_Task item_:
Repeat the data below exactly, with every entry included.

Stored items:
****************
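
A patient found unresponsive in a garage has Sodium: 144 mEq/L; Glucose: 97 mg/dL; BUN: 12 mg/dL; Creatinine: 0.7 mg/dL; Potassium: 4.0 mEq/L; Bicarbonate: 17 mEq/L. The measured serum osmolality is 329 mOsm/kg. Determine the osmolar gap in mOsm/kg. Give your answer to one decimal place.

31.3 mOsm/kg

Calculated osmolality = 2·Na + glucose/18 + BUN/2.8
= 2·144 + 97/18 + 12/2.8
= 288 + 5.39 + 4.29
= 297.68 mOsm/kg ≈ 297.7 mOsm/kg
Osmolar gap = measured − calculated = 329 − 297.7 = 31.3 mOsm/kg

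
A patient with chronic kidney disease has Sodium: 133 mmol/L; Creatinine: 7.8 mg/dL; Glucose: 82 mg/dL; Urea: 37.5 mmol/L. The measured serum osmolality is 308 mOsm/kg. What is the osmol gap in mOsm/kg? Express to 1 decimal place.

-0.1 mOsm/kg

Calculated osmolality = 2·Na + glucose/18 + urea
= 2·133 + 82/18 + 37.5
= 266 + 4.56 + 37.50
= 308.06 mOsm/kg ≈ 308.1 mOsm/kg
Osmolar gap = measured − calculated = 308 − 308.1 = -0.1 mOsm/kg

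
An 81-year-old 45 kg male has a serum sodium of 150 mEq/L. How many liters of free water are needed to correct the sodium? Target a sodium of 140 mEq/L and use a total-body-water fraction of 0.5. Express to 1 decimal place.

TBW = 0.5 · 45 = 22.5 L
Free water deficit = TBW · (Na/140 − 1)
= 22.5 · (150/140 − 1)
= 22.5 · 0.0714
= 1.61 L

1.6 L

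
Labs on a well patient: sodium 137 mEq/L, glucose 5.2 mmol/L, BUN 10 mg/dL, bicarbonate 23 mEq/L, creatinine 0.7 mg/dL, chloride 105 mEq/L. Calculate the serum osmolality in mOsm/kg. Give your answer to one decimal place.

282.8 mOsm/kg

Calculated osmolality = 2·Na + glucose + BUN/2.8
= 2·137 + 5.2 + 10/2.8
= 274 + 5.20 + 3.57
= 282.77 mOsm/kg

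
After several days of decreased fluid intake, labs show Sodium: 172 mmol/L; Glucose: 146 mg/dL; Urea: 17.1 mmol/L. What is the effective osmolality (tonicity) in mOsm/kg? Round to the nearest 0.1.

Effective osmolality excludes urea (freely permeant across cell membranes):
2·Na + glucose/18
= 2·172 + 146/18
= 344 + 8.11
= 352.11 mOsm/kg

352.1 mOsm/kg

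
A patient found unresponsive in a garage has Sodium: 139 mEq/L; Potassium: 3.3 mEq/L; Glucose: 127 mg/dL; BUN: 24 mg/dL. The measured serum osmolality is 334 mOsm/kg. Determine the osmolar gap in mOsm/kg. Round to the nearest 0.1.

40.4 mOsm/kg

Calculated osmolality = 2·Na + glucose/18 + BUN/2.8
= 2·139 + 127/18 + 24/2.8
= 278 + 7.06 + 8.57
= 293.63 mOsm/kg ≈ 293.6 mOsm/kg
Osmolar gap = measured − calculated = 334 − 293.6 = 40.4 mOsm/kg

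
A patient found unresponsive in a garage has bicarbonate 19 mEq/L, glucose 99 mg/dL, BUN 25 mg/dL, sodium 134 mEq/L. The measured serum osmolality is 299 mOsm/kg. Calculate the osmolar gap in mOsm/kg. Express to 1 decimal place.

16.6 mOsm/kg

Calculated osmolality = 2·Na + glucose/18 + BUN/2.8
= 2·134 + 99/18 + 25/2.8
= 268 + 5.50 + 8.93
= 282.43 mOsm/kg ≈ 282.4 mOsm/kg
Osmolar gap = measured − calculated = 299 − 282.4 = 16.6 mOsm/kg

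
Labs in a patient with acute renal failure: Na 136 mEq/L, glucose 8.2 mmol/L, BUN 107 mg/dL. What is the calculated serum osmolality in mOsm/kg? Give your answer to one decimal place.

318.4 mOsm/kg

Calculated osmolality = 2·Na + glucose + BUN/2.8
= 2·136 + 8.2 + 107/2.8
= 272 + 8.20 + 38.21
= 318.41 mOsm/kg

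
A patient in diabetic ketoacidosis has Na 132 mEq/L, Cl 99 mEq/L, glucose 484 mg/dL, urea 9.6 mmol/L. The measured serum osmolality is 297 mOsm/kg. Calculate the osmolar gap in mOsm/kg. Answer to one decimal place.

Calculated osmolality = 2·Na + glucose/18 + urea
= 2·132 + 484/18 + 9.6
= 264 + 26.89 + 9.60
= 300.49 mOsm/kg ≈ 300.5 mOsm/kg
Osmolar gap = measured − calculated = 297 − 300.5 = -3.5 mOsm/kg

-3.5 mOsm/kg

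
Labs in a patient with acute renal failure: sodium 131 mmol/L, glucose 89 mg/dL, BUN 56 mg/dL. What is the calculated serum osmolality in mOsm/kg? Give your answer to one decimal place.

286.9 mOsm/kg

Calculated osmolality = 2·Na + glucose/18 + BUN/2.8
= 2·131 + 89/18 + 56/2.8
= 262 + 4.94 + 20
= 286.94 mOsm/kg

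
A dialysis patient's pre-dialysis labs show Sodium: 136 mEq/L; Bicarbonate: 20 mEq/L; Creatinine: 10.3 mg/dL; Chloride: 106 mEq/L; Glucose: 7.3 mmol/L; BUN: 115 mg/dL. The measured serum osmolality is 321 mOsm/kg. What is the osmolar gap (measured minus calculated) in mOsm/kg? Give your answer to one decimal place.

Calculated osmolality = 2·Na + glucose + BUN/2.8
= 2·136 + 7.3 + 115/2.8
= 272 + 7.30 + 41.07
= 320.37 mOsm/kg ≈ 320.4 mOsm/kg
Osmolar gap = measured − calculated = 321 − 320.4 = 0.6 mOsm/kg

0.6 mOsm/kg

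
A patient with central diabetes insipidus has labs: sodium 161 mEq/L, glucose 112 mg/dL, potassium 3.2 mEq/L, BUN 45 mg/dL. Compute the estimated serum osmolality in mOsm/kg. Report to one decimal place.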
****************
_Problem solution_:
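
A patient found unresponsive in a garage has Sodium: 144 mEq/L; Glucose: 97 mg/dL; BUN: 12 mg/dL; Creatinine: 0.7 mg/dL; Potassium: 4.0 mEq/L; Bicarbonate: 17 mEq/L. The measured serum osmolality is 329 mOsm/kg. Determine the osmolar gap in mOsm/kg. Give your answer to one decimal place.

31.3 mOsm/kg

Calculated osmolality = 2·Na + glucose/18 + BUN/2.8
= 2·144 + 97/18 + 12/2.8
= 288 + 5.39 + 4.29
= 297.68 mOsm/kg ≈ 297.7 mOsm/kg
Osmolar gap = measured − calculated = 329 − 297.7 = 31.3 mOsm/kg

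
A patient with chronic kidney disease has Sodium: 133 mmol/L; Creatinine: 7.8 mg/dL; Glucose: 82 mg/dL; Urea: 37.5 mmol/L. The measured serum osmolality is 308 mOsm/kg. What is the osmol gap in mOsm/kg? Express to 1 decimal place.

-0.1 mOsm/kg

Calculated osmolality = 2·Na + glucose/18 + urea
= 2·133 + 82/18 + 37.5
= 266 + 4.56 + 37.50
= 308.06 mOsm/kg ≈ 308.1 mOsm/kg
Osmolar gap = measured − calculated = 308 − 308.1 = -0.1 mOsm/kg

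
An 81-year-old 45 kg male has a serum sodium of 150 mEq/L. How many liters of free water are needed to correct the sodium? Target a sodium of 140 mEq/L and use a total-body-water fraction of 0.5. Express to 1 decimal place.

TBW = 0.5 · 45 = 22.5 L
Free water deficit = TBW · (Na/140 − 1)
= 22.5 · (150/140 − 1)
= 22.5 · 0.0714
= 1.61 L

1.6 L

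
Labs on a well patient: sodium 137 mEq/L, glucose 5.2 mmol/L, BUN 10 mg/dL, bicarbonate 23 mEq/L, creatinine 0.7 mg/dL, chloride 105 mEq/L. Calculate the serum osmolality in mOsm/kg. Give your answer to one decimal place.

282.8 mOsm/kg

Calculated osmolality = 2·Na + glucose + BUN/2.8
= 2·137 + 5.2 + 10/2.8
= 274 + 5.20 + 3.57
= 282.77 mOsm/kg

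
After several days of decreased fluid intake, labs show Sodium: 172 mmol/L; Glucose: 146 mg/dL; Urea: 17.1 mmol/L. What is the effective osmolality (tonicity) in mOsm/kg? Round to the nearest 0.1.

Effective osmolality excludes urea (freely permeant across cell membranes):
2·Na + glucose/18
= 2·172 + 146/18
= 344 + 8.11
= 352.11 mOsm/kg

352.1 mOsm/kg

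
A patient found unresponsive in a garage has Sodium: 139 mEq/L; Potassium: 3.3 mEq/L; Glucose: 127 mg/dL; BUN: 24 mg/dL. The measured serum osmolality is 334 mOsm/kg. Determine the osmolar gap in mOsm/kg. Round to the nearest 0.1.

40.4 mOsm/kg

Calculated osmolality = 2·Na + glucose/18 + BUN/2.8
= 2·139 + 127/18 + 24/2.8
= 278 + 7.06 + 8.57
= 293.63 mOsm/kg ≈ 293.6 mOsm/kg
Osmolar gap = measured − calculated = 334 − 293.6 = 40.4 mOsm/kg

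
A patient found unresponsive in a garage has bicarbonate 19 mEq/L, glucose 99 mg/dL, BUN 25 mg/dL, sodium 134 mEq/L. The measured serum osmolality is 299 mOsm/kg. Calculate the osmolar gap in mOsm/kg. Express to 1 decimal place.

16.6 mOsm/kg

Calculated osmolality = 2·Na + glucose/18 + BUN/2.8
= 2·134 + 99/18 + 25/2.8
= 268 + 5.50 + 8.93
= 282.43 mOsm/kg ≈ 282.4 mOsm/kg
Osmolar gap = measured − calculated = 299 − 282.4 = 16.6 mOsm/kg

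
Labs in a patient with acute renal failure: Na 136 mEq/L, glucose 8.2 mmol/L, BUN 107 mg/dL. What is the calculated serum osmolality in mOsm/kg? Give your answer to one decimal place.

318.4 mOsm/kg

Calculated osmolality = 2·Na + glucose + BUN/2.8
= 2·136 + 8.2 + 107/2.8
= 272 + 8.20 + 38.21
= 318.41 mOsm/kg

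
A patient in diabetic ketoacidosis has Na 132 mEq/L, Cl 99 mEq/L, glucose 484 mg/dL, urea 9.6 mmol/L. The measured serum osmolality is 297 mOsm/kg. Calculate the osmolar gap in mOsm/kg. Answer to one decimal place.

Calculated osmolality = 2·Na + glucose/18 + urea
= 2·132 + 484/18 + 9.6
= 264 + 26.89 + 9.60
= 300.49 mOsm/kg ≈ 300.5 mOsm/kg
Osmolar gap = measured − calculated = 297 − 300.5 = -3.5 mOsm/kg

-3.5 mOsm/kg

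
Labs in a patient with acute renal failure: sodium 131 mmol/L, glucose 89 mg/dL, BUN 56 mg/dL. What is the calculated serum osmolality in mOsm/kg? Give your answer to one decimal place.

286.9 mOsm/kg

Calculated osmolality = 2·Na + glucose/18 + BUN/2.8
= 2·131 + 89/18 + 56/2.8
= 262 + 4.94 + 20
= 286.94 mOsm/kg

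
A dialysis patient's pre-dialysis labs show Sodium: 136 mEq/L; Bicarbonate: 20 mEq/L; Creatinine: 10.3 mg/dL; Chloride: 106 mEq/L; Glucose: 7.3 mmol/L; BUN: 115 mg/dL. The measured serum osmolality is 321 mOsm/kg. What is the osmolar gap (measured minus calculated) in mOsm/kg? Give your answer to one decimal place.

Calculated osmolality = 2·Na + glucose + BUN/2.8
= 2·136 + 7.3 + 115/2.8
= 272 + 7.30 + 41.07
= 320.37 mOsm/kg ≈ 320.4 mOsm/kg
Osmolar gap = measured − calculated = 321 − 320.4 = 0.6 mOsm/kg

0.6 mOsm/kg

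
A patient with central diabetes insipidus has labs: sodium 161 mEq/L, glucose 112 mg/dL, potassium 3.2 mEq/L, BUN 45 mg/dL. Compute the estimated serum osmolality in mOsm/kg. Report to one decimal place.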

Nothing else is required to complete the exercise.